Task description:
Pull every line containing the word "Answer" out of the material below.

Information:
*** Begin section ***
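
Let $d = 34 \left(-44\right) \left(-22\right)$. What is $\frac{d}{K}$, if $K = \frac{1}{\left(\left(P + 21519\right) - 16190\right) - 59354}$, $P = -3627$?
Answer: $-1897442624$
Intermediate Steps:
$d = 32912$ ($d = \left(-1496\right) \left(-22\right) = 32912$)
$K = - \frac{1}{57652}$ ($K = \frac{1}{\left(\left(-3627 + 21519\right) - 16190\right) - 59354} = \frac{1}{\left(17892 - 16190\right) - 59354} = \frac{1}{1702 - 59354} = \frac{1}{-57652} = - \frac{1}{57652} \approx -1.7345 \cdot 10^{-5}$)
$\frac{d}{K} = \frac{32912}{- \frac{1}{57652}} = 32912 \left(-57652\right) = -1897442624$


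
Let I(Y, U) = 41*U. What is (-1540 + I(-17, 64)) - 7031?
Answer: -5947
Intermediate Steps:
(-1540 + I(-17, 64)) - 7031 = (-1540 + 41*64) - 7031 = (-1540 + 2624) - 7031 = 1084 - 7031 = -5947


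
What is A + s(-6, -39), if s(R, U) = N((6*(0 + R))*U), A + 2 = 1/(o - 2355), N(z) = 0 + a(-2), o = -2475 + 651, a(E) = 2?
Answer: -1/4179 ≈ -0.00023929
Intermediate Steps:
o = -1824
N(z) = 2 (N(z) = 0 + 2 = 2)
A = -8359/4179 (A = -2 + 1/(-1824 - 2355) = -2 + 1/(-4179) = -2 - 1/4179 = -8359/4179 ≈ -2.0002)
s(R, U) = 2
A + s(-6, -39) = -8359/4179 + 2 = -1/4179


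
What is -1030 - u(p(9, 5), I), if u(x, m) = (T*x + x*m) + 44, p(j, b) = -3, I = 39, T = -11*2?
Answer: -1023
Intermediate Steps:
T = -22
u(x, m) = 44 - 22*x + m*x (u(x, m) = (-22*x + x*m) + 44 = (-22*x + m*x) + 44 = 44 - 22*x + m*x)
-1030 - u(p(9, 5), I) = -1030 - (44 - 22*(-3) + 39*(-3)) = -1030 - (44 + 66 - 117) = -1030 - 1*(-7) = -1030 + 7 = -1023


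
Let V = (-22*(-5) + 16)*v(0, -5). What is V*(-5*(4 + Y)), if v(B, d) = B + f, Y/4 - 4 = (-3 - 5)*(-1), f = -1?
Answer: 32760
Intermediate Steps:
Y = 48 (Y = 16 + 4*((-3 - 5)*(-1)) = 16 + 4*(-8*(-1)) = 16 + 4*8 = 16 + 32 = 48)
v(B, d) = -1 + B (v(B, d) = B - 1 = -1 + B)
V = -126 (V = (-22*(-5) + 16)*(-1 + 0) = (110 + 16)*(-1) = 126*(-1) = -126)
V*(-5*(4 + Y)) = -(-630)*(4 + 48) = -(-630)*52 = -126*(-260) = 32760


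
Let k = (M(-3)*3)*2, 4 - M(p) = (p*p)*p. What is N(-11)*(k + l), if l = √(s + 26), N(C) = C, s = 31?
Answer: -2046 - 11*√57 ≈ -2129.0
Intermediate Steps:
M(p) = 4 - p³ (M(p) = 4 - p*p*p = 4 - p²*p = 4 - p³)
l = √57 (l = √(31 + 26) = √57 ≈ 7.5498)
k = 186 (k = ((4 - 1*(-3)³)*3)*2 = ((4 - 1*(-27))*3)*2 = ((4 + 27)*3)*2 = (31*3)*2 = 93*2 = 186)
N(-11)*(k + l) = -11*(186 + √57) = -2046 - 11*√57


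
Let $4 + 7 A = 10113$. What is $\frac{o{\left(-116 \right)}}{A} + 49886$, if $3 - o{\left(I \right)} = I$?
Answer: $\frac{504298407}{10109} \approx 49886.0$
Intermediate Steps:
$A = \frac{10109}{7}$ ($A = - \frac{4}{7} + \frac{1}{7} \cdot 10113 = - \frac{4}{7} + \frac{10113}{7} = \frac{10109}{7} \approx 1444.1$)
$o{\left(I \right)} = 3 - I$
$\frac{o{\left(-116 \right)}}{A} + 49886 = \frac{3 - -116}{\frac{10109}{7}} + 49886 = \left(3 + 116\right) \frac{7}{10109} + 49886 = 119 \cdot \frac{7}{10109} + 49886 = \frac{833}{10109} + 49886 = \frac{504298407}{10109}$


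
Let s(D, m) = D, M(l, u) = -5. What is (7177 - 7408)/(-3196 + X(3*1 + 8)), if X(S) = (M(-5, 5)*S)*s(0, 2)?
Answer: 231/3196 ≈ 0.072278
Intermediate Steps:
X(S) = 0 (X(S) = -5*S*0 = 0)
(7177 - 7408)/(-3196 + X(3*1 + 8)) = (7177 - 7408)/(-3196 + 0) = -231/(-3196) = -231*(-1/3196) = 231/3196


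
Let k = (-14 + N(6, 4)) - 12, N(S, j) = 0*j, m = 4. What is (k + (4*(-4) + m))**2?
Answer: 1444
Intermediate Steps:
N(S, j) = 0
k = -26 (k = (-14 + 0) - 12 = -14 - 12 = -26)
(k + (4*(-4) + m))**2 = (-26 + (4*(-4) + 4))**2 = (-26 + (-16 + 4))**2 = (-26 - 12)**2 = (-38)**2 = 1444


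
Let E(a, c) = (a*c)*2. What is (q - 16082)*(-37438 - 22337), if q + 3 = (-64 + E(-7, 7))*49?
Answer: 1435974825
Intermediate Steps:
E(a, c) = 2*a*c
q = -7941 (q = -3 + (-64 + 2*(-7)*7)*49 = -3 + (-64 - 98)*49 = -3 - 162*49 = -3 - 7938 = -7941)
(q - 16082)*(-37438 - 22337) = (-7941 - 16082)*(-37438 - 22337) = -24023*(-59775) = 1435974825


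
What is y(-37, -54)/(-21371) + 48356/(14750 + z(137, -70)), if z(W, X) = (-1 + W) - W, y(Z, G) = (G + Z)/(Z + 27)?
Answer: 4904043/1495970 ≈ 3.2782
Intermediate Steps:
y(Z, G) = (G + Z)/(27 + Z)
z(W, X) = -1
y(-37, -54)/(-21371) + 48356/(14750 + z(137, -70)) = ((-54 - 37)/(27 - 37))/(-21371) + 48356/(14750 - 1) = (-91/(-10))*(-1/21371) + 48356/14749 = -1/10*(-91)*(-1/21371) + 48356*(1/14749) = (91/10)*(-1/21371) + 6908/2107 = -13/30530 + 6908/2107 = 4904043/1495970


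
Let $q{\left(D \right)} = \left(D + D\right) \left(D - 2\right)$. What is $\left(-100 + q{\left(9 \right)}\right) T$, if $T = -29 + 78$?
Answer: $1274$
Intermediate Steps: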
*** End section ***
Written response:
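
Answer: $-1897442624$
Answer: -5947
Answer: -1/4179 ≈ -0.00023929
Answer: -1023
Answer: 32760
Answer: -2046 - 11*√57 ≈ -2129.0
Answer: $\frac{504298407}{10109} \approx 49886.0$
Answer: 231/3196 ≈ 0.072278
Answer: 1444
Answer: 1435974825
Answer: 4904043/1495970 ≈ 3.2782
Answer: $1274$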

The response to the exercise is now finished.